• [What is expected]:
Where the records appear below, transcribe them exactly, leaving none out.

Records from a dataset:
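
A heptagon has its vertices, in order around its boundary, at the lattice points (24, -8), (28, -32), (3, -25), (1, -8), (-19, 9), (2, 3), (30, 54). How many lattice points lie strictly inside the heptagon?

1436

By the shoelace formula, twice the signed area is |[24·(-32) − 28·(-8)] + [28·(-25) − 3·(-32)] + [3·(-8) − 1·(-25)] + [1·9 − (-19)·(-8)] + [(-19)·3 − 2·9] + [2·54 − 30·3] + [30·(-8) − 24·54]| = 2883, so the area is 2883/2.
Summing gcd(|Δx|,|Δy|) over the edges gives the boundary count: gcd(4,24) + gcd(25,7) + gcd(2,17) + gcd(20,17) + gcd(21,6) + gcd(28,51) + gcd(6,62) = 4+1+1+1+3+1+2 = 13.
Pick's theorem gives I = A − B/2 + 1 = 2883/2 − 13/2 + 1 = 1436.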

• [Solution to the problem]:
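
A heptagon has its vertices, in order around its boundary, at the lattice points (24, -8), (28, -32), (3, -25), (1, -8), (-19, 9), (2, 3), (30, 54). How many lattice points lie strictly inside the heptagon?

1436

By the shoelace formula, twice the signed area is |[24·(-32) − 28·(-8)] + [28·(-25) − 3·(-32)] + [3·(-8) − 1·(-25)] + [1·9 − (-19)·(-8)] + [(-19)·3 − 2·9] + [2·54 − 30·3] + [30·(-8) − 24·54]| = 2883, so the area is 2883/2.
Summing gcd(|Δx|,|Δy|) over the edges gives the boundary count: gcd(4,24) + gcd(25,7) + gcd(2,17) + gcd(20,17) + gcd(21,6) + gcd(28,51) + gcd(6,62) = 4+1+1+1+3+1+2 = 13.
Pick's theorem gives I = A − B/2 + 1 = 2883/2 − 13/2 + 1 = 1436.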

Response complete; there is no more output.